- Work required -
Each line below is to be written out in full, exactly as shown.

-- Material for this task follows --

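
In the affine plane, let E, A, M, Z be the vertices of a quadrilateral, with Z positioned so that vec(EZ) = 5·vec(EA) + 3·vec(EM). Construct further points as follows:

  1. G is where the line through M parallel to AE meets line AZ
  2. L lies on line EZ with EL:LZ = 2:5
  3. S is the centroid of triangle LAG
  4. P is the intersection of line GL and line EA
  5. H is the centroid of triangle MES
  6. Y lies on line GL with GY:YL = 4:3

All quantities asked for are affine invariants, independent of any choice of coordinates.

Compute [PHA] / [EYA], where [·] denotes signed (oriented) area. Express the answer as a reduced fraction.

Choose coordinates E = (0, 0), A = (1, 0), M = (0, 1), Z = (5, 3).
1. G is where the line through M parallel to AE meets line AZ ⇒ G = (7/3, 1)
2. L lies on line EZ with EL:LZ = 2:5 ⇒ L = (10/7, 6/7)
3. S is the centroid of triangle LAG ⇒ S = (100/63, 13/21)
4. P is the intersection of line GL and line EA ⇒ P = (-4, 0)
5. H is the centroid of triangle MES ⇒ H = (100/189, 34/63)
6. Y lies on line GL with GY:YL = 4:3 ⇒ Y = (89/49, 45/49)
2·[PHA] = -170/63, 2·[EYA] = -45/49
[PHA]:[EYA] = -170/63:-45/49 = 238/81

[PHA]:[EYA] = 238/81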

-- Material for this task concluded --

- Result of the task -
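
In the affine plane, let E, A, M, Z be the vertices of a quadrilateral, with Z positioned so that vec(EZ) = 5·vec(EA) + 3·vec(EM). Construct further points as follows:

  1. G is where the line through M parallel to AE meets line AZ
  2. L lies on line EZ with EL:LZ = 2:5
  3. S is the centroid of triangle LAG
  4. P is the intersection of line GL and line EA
  5. H is the centroid of triangle MES
  6. Y lies on line GL with GY:YL = 4:3

All quantities asked for are affine invariants, independent of any choice of coordinates.

Compute [PHA] / [EYA], where [·] denotes signed (oriented) area. Express the answer as a reduced fraction.

Choose coordinates E = (0, 0), A = (1, 0), M = (0, 1), Z = (5, 3).
1. G is where the line through M parallel to AE meets line AZ ⇒ G = (7/3, 1)
2. L lies on line EZ with EL:LZ = 2:5 ⇒ L = (10/7, 6/7)
3. S is the centroid of triangle LAG ⇒ S = (100/63, 13/21)
4. P is the intersection of line GL and line EA ⇒ P = (-4, 0)
5. H is the centroid of triangle MES ⇒ H = (100/189, 34/63)
6. Y lies on line GL with GY:YL = 4:3 ⇒ Y = (89/49, 45/49)
2·[PHA] = -170/63, 2·[EYA] = -45/49
[PHA]:[EYA] = -170/63:-45/49 = 238/81

[PHA]:[EYA] = 238/81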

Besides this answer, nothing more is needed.